[Source data]
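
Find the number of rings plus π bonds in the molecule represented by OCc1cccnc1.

Molecular formula from the SMILES: C6H7NO.
DoU = (2C + 2 + N − H − X)/2 = (2·6 + 2 + 1 − 7 − 0)/2 = 8/2 = 4.
(Structurally: 1 ring(s) + 3 π bond(s) = 4.)

4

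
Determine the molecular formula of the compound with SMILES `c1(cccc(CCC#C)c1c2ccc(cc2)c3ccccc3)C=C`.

C24H20

Heavy atoms from the SMILES: 24 C.
Implicit hydrogens by atom environment:
  12 × C (aromatic): 1 H each → 12
  6 × C (aromatic): no H
  3 × C: 2 H each → 6
  2 × C: 1 H each → 2
  1 × C: no H
  Total hydrogens = 20.
Molecular formula: C24H20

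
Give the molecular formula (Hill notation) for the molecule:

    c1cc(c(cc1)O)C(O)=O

Heavy atoms from the SMILES: 7 C, 3 O.
Implicit hydrogens by atom environment:
  4 × C (aromatic): 1 H each → 4
  2 × C (aromatic): no H
  2 × O: 1 H each → 2
  1 × C: no H
  1 × O: no H
  Total hydrogens = 6.
Molecular formula: C7H6O3

C7H6O3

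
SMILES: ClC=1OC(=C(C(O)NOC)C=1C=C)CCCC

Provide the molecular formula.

C12H18ClNO3

Heavy atoms from the SMILES: 12 C, 1 Cl, 1 N, 3 O.
Implicit hydrogens by atom environment:
  4 × C: 2 H each → 8
  4 × C (aromatic): no H
  2 × C: 3 H each → 6
  2 × C: 1 H each → 2
  1 × Cl: no H
  1 × N: 1 H
  1 × O: 1 H
  1 × O (aromatic): no H
  1 × O: no H
  Total hydrogens = 18.
Molecular formula: C12H18ClNO3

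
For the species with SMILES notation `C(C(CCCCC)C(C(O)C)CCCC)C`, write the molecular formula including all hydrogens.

Heavy atoms from the SMILES: 15 C, 1 O.
Implicit hydrogens by atom environment:
  8 × C: 2 H each → 16
  4 × C: 3 H each → 12
  3 × C: 1 H each → 3
  1 × O: 1 H
  Total hydrogens = 32.
Molecular formula: C15H32O

C15H32O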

_What is required_
With the line containing "Provide the molecular formula." as the start and the last line of the entries as the end, print that whole span exactly.

_Response for this exercise_
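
Provide the molecular formula.

C12H18ClNO3

Heavy atoms from the SMILES: 12 C, 1 Cl, 1 N, 3 O.
Implicit hydrogens by atom environment:
  4 × C: 2 H each → 8
  4 × C (aromatic): no H
  2 × C: 3 H each → 6
  2 × C: 1 H each → 2
  1 × Cl: no H
  1 × N: 1 H
  1 × O: 1 H
  1 × O (aromatic): no H
  1 × O: no H
  Total hydrogens = 18.
Molecular formula: C12H18ClNO3

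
For the species with SMILES notation `C(C(CCCCC)C(C(O)C)CCCC)C`, write the molecular formula including all hydrogens.

Heavy atoms from the SMILES: 15 C, 1 O.
Implicit hydrogens by atom environment:
  8 × C: 2 H each → 16
  4 × C: 3 H each → 12
  3 × C: 1 H each → 3
  1 × O: 1 H
  Total hydrogens = 32.
Molecular formula: C15H32O

C15H32O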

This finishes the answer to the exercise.